Data to examine:
========================================================================

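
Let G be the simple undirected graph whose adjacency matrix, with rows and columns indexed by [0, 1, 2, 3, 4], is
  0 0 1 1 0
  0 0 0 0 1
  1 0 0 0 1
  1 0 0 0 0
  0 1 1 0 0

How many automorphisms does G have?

The degree sequence is [2, 1, 2, 1, 2]; the two degree-1 vertices 1 and 3 are the ends of a path, so G = P_5. The only nontrivial automorphism of a path is the end-to-end reflection, so Aut(G) ≅ Z_2.

2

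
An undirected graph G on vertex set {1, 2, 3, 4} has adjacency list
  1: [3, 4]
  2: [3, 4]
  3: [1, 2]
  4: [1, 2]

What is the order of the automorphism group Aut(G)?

8

Every vertex has degree 2 and the graph is connected, so G is the 4-cycle C_4. The automorphisms of the 4-cycle are exactly the symmetries of a regular 4-gon: the dihedral group D_4, |D_4| = 8.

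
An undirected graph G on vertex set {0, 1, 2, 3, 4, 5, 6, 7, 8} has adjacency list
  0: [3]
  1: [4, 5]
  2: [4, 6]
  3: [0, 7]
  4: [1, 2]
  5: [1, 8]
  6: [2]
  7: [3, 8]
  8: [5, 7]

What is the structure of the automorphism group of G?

C_2

The degree sequence is [1, 2, 2, 2, 2, 2, 1, 2, 2]; the two degree-1 vertices 0 and 6 are the ends of a path, so G = P_9. The only nontrivial automorphism of a path is the end-to-end reflection, so Aut(G) ≅ Z_2.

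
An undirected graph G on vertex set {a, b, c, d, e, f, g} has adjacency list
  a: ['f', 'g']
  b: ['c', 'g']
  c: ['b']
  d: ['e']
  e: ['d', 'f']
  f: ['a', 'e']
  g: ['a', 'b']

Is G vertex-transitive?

Automorphisms preserve degree, but G has vertices of degree 1 and vertices of degree 2; no automorphism maps one to the other, so G is not vertex-transitive.

No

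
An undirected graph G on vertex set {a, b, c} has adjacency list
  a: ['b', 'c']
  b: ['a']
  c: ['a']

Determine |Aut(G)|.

The degree sequence is [2, 1, 1]; the two degree-1 vertices b and c are the ends of a path, so G = P_3. A path has exactly one nontrivial symmetry — reversal — giving Aut(G) of order 2.

2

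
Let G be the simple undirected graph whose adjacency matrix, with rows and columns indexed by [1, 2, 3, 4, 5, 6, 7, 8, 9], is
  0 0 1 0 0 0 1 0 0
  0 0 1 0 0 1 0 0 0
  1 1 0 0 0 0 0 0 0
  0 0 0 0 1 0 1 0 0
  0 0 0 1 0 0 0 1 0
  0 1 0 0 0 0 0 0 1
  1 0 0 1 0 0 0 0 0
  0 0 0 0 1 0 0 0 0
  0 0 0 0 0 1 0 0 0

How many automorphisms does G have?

2

The degree sequence is [2, 2, 2, 2, 2, 2, 2, 1, 1]; the two degree-1 vertices 8 and 9 are the ends of a path, so G = P_9. The only nontrivial automorphism of a path is the end-to-end reflection, so Aut(G) ≅ Z_2.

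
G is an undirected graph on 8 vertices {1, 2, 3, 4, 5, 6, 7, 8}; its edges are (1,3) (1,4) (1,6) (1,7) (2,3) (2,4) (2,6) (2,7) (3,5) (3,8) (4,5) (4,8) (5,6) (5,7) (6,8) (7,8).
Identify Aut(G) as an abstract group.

G is 4-regular and bipartite with parts {3, 4, 6, 7} and {1, 2, 5, 8} (each part is independent and every cross-pair is an edge), so G = K_{4,4}. Each part can be permuted independently (S_4 × S_4) and the two equal-size parts can also be swapped, giving (S_4 × S_4) ⋊ Z_2 of order 2·(4!)² = 1152.

(S_4 × S_4) ⋊ Z_2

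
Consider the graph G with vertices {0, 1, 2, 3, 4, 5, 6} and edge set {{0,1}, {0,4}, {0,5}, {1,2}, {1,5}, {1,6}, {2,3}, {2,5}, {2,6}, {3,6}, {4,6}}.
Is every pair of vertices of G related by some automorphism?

No

Automorphisms preserve degree, but G has vertices of degree 2 and vertices of degree 4; no automorphism maps one to the other, so G is not vertex-transitive.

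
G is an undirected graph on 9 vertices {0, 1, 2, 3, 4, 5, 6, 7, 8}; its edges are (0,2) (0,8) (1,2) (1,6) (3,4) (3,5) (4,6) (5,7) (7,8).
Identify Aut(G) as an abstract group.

Every vertex has degree 2 and the graph is connected, so G is the 9-cycle C_9. The automorphisms of the 9-cycle are exactly the symmetries of a regular 9-gon: the dihedral group D_9, |D_9| = 18.

D_9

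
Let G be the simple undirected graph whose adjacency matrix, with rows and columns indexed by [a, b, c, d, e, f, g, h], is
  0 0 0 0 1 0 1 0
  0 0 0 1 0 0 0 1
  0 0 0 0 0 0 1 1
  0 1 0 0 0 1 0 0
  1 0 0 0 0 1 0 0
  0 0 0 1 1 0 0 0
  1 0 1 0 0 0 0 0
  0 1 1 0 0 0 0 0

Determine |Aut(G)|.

G is 2-regular and connected on 8 vertices, i.e. the cycle C_8. C_8 has 8 rotations and 8 reflections, so Aut(C_8) ≅ D_8 of order 16.

16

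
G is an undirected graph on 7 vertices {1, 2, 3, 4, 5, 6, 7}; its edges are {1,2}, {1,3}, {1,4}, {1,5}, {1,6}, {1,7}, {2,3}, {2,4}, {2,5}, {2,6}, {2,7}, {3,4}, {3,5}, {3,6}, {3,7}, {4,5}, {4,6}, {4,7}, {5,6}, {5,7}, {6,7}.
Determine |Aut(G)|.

5040

Every vertex has degree 6, so G is the complete graph K_7. Any permutation of the 7 vertices preserves K_7, so Aut(K_7) = S_7 of order 7! = 5040.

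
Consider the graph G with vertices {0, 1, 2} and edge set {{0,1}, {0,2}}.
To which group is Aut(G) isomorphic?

The degree sequence is [2, 1, 1]; the two degree-1 vertices 1 and 2 are the ends of a path, so G = P_3. A path has exactly one nontrivial symmetry — reversal — giving Aut(G) of order 2.

C_2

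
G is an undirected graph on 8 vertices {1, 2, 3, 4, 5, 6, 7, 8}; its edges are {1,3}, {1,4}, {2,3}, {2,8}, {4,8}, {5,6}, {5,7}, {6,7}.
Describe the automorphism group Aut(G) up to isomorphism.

G has two connected components, {1, 2, 3, 4, 8} and {5, 6, 7}; each is 2-regular, so G = C_5 ⊔ C_3. The components are non-isomorphic (different sizes), so Aut(G) = Aut(C_5) × Aut(C_3) = D_5 × D_3 of order 10·6 = 60.

D_5 × D_3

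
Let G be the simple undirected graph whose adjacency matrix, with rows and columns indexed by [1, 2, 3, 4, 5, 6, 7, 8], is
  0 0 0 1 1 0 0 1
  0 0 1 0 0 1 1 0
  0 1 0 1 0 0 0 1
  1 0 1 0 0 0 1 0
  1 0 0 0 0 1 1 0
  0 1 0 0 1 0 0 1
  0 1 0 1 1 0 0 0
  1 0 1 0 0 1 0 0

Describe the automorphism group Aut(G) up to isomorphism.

G is 3-regular and bipartite on 2^3 = 8 vertices with girth 4; it is the hypercube graph Q_3. Aut(Q_3) consists of the signed permutations of the 3 coordinate axes: 3! permutations times 2^3 sign flips, so |Aut| = 2^3·3! = 48.

the hyperoctahedral group B_3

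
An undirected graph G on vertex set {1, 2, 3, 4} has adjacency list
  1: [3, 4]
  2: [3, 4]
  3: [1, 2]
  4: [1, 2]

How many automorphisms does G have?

8

G is 2-regular and bipartite on 2^2 = 4 vertices with girth 4; it is the hypercube graph Q_2. The symmetry group of the 2-cube is the hyperoctahedral group B_2 = Z_2 ≀ S_2, of order 2^2·2! = 8.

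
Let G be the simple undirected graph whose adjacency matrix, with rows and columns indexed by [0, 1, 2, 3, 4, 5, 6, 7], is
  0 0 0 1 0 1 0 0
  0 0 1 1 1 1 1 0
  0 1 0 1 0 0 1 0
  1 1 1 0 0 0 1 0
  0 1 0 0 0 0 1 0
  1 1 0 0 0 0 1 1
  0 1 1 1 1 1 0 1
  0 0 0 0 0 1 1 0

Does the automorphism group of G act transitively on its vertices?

Vertex 1 is the only vertex of degree 5, so every automorphism fixes it; G is not vertex-transitive.

No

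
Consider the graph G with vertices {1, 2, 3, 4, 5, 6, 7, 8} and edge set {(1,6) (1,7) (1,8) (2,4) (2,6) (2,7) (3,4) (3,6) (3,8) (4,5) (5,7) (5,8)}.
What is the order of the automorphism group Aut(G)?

G is 3-regular and bipartite on 2^3 = 8 vertices with girth 4; it is the hypercube graph Q_3. Aut(Q_3) consists of the signed permutations of the 3 coordinate axes: 3! permutations times 2^3 sign flips, so |Aut| = 2^3·3! = 48.

48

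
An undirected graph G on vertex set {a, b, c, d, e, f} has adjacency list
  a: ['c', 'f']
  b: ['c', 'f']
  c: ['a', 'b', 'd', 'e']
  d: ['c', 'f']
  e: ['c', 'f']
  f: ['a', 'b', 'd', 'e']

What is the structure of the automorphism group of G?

S_2 × S_4

The vertices split by degree into {c, f} (degree 4) and {a, b, d, e} (degree 2); every edge runs between the two parts, so G is the complete bipartite graph K_{2,4}. The parts have unequal sizes, so no automorphism swaps them; each part is permuted independently, giving S_2 × S_4 of order 2!·4! = 48.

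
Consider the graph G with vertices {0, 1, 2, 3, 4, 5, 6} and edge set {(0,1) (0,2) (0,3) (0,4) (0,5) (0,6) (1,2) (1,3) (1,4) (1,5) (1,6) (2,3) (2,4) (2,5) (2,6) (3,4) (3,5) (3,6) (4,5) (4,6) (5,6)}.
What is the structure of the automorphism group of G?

Every vertex has degree 6, so G is the complete graph K_7. Any permutation of the 7 vertices preserves K_7, so Aut(K_7) = S_7 of order 7! = 5040.

S_7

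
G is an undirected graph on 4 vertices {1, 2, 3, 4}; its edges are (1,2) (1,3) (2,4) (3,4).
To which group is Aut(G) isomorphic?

G is 2-regular and bipartite on 2^2 = 4 vertices with girth 4; it is the hypercube graph Q_2. The symmetry group of the 2-cube is the hyperoctahedral group B_2 = Z_2 ≀ S_2, of order 2^2·2! = 8.

Z_2^2 ⋊ S_2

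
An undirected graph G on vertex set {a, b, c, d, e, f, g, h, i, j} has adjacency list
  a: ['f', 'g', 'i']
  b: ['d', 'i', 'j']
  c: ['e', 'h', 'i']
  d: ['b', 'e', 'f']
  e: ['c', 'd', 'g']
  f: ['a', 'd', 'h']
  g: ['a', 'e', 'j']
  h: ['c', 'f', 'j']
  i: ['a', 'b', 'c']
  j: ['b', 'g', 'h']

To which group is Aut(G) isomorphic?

G is 3-regular on 10 vertices with no triangles and no 4-cycles (girth 5): this is the Petersen graph. It is a classical fact that the Petersen graph has automorphism group S_5 (order 120), arising from its description as the Kneser graph K(5,2).

S_5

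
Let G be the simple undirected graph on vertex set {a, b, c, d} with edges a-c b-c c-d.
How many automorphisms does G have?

6

Vertex c has degree 3 and every other vertex has degree 1, so G is the star K_{1,3} with centre c. Any automorphism fixes the centre and permutes the 3 leaves freely, so Aut(G) ≅ S_3 of order 3! = 6.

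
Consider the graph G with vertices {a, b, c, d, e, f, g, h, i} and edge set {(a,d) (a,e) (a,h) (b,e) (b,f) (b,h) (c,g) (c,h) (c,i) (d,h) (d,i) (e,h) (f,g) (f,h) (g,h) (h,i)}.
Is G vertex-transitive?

Vertex h is the only vertex of degree 8, so every automorphism fixes it; G is not vertex-transitive.

No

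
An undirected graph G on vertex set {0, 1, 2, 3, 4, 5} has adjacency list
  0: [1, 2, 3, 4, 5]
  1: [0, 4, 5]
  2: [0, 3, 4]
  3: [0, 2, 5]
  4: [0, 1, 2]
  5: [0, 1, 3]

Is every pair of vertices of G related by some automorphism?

No

Vertex 0 is the only vertex of degree 5, so every automorphism fixes it; G is not vertex-transitive.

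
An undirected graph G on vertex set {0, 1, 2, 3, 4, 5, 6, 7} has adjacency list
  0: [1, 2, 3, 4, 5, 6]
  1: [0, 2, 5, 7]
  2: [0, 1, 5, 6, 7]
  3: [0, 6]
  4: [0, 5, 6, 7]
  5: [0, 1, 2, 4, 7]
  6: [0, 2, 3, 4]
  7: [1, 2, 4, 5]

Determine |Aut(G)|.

1

The degree sequence is [6, 4, 5, 2, 4, 5, 4, 4]. Checking the degree-preserving permutations of the vertex set shows that none except the identity preserves every edge, so Aut(G) is trivial.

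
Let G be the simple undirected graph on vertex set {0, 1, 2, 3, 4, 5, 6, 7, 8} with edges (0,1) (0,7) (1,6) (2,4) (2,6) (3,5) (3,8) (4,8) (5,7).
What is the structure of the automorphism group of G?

Every vertex has degree 2 and the graph is connected, so G is the 9-cycle C_9. C_9 has 9 rotations and 9 reflections, so Aut(C_9) ≅ D_9 of order 18.

D_9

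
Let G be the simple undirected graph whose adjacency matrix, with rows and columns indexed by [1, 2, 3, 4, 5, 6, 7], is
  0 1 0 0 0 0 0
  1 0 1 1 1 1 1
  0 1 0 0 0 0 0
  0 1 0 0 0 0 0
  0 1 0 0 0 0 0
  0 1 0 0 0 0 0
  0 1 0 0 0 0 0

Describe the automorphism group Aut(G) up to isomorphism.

Vertex 2 has degree 6 and every other vertex has degree 1, so G is the star K_{1,6} with centre 2. The 6 leaves are pairwise interchangeable while the centre is fixed, giving Aut(G) = S_6.

the symmetric group on 6 letters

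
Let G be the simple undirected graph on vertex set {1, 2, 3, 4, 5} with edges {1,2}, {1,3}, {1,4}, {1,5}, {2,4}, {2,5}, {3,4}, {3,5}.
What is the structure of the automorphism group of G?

the dihedral group of order 8

Vertex 1 is the unique vertex of degree 4; the remaining 4 vertices each have degree 3 and induce a cycle, so G is the wheel on 5 vertices with hub 1. Every automorphism fixes the hub and acts on the rim 4-cycle, so Aut(G) ≅ Aut(C_4) = D_4 of order 8.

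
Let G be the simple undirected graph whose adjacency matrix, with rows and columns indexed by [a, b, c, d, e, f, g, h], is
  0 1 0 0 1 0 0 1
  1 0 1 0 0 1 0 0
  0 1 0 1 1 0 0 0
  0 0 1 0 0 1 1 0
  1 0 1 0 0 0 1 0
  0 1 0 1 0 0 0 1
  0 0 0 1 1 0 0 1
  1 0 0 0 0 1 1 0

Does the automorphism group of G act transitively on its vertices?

Yes

G is 3-regular and bipartite on 2^3 = 8 vertices with girth 4; it is the hypercube graph Q_3. The symmetry group of the 3-cube is the hyperoctahedral group B_3 = Z_2 ≀ S_3, of order 2^3·3! = 48. Under this action every vertex can be carried to every other, so G is vertex-transitive.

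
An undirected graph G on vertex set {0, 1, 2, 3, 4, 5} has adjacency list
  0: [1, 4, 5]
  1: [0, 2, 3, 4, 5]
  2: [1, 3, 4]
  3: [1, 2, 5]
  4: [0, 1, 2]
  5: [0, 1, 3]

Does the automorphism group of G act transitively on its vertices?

No

Vertex 1 is the only vertex of degree 5, so every automorphism fixes it; G is not vertex-transitive.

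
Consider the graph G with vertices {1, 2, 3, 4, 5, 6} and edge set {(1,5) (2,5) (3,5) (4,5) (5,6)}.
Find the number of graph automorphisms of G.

120

Vertex 5 has degree 5 and every other vertex has degree 1, so G is the star K_{1,5} with centre 5. Any automorphism fixes the centre and permutes the 5 leaves freely, so Aut(G) ≅ S_5 of order 5! = 120.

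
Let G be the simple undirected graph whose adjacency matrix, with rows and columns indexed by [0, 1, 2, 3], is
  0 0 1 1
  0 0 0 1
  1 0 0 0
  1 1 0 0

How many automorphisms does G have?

The degree sequence is [2, 1, 1, 2]; the two degree-1 vertices 1 and 2 are the ends of a path, so G = P_4. The only nontrivial automorphism of a path is the end-to-end reflection, so Aut(G) ≅ Z_2.

2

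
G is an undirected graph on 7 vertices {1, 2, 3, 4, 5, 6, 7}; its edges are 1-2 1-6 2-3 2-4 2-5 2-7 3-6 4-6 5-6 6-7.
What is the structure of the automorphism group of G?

The vertices split by degree into {2, 6} (degree 5) and {1, 3, 4, 5, 7} (degree 2); every edge runs between the two parts, so G is the complete bipartite graph K_{2,5}. The parts have unequal sizes, so no automorphism swaps them; each part is permuted independently, giving S_2 × S_5 of order 2!·5! = 240.

S_2 × S_5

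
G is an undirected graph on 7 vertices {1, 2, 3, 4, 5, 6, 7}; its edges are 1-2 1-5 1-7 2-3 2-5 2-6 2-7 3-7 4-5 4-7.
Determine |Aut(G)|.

Degrees alone do not determine every vertex (e.g. 1 and 5 both have degree 3), but their neighbour-degree multisets differ: N(1) has degrees [3, 4, 5] while N(5) has degrees [2, 3, 5]. Repeating this refinement separates all vertices, so the only automorphism is the identity.

1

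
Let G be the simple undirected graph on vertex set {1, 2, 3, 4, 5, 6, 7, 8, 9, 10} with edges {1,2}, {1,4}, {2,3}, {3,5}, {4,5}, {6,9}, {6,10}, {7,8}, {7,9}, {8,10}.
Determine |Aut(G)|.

G has two connected components, {6, 7, 8, 9, 10} and {1, 2, 3, 4, 5}; each is 2-regular, so G = C_5 ⊔ C_5. Aut of a disjoint union of two copies of C_5 is the wreath product D_5 ≀ Z_2, of order 2·10² = 200.

200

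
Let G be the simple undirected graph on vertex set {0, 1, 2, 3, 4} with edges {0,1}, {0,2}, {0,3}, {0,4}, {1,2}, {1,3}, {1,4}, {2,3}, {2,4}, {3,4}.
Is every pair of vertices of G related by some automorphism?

Every vertex has degree 4, so G is the complete graph K_5. Any permutation of the 5 vertices preserves K_5, so Aut(K_5) = S_5 of order 5! = 120. Under this action every vertex can be carried to every other, so G is vertex-transitive.

Yes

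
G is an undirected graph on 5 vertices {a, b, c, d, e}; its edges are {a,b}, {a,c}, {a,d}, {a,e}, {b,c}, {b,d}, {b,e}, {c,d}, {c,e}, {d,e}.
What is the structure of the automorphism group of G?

S_5

All 5 vertices are pairwise adjacent: G = K_5. Every bijection on the vertex set is an automorphism of K_5; hence Aut(K_5) ≅ S_5, order 120.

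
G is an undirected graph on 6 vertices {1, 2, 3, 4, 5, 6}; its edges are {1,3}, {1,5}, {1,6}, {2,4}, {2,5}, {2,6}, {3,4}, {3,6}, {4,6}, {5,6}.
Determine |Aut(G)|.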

========================================================================

What the task asks: From the data above, output only the lines between the line containing "0 0 1 0 0 1 0 0 0" and the line containing "(5,7) (6,8) (7,8).", inclusive, exactly as written.

Solution to the exercise:
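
  0 0 1 0 0 1 0 0 0
  1 1 0 0 0 0 0 0 0
  0 0 0 0 1 0 1 0 0
  0 0 0 1 0 0 0 1 0
  0 1 0 0 0 0 0 0 1
  1 0 0 1 0 0 0 0 0
  0 0 0 0 1 0 0 0 0
  0 0 0 0 0 1 0 0 0

How many automorphisms does G have?

2

The degree sequence is [2, 2, 2, 2, 2, 2, 2, 1, 1]; the two degree-1 vertices 8 and 9 are the ends of a path, so G = P_9. The only nontrivial automorphism of a path is the end-to-end reflection, so Aut(G) ≅ Z_2.

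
G is an undirected graph on 8 vertices {1, 2, 3, 4, 5, 6, 7, 8}; its edges are (1,3) (1,4) (1,6) (1,7) (2,3) (2,4) (2,6) (2,7) (3,5) (3,8) (4,5) (4,8) (5,6) (5,7) (6,8) (7,8).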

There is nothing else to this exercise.